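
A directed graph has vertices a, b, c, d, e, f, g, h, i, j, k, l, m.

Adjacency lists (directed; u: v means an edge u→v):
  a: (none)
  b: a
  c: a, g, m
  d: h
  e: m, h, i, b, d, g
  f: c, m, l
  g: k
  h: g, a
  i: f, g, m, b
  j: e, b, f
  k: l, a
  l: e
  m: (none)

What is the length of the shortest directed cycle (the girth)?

4

For each vertex v, BFS finds the shortest path from v back to v.
The shortest such closed walk is f → l → e → i → f, length 4.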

====

__Assignment__: Please make an exact copy of each record.

__Result of the task__:
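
A directed graph has vertices a, b, c, d, e, f, g, h, i, j, k, l, m.

Adjacency lists (directed; u: v means an edge u→v):
  a: (none)
  b: a
  c: a, g, m
  d: h
  e: m, h, i, b, d, g
  f: c, m, l
  g: k
  h: g, a
  i: f, g, m, b
  j: e, b, f
  k: l, a
  l: e
  m: (none)

What is the length of the shortest directed cycle (the girth)?

4

For each vertex v, BFS finds the shortest path from v back to v.
The shortest such closed walk is f → l → e → i → f, length 4.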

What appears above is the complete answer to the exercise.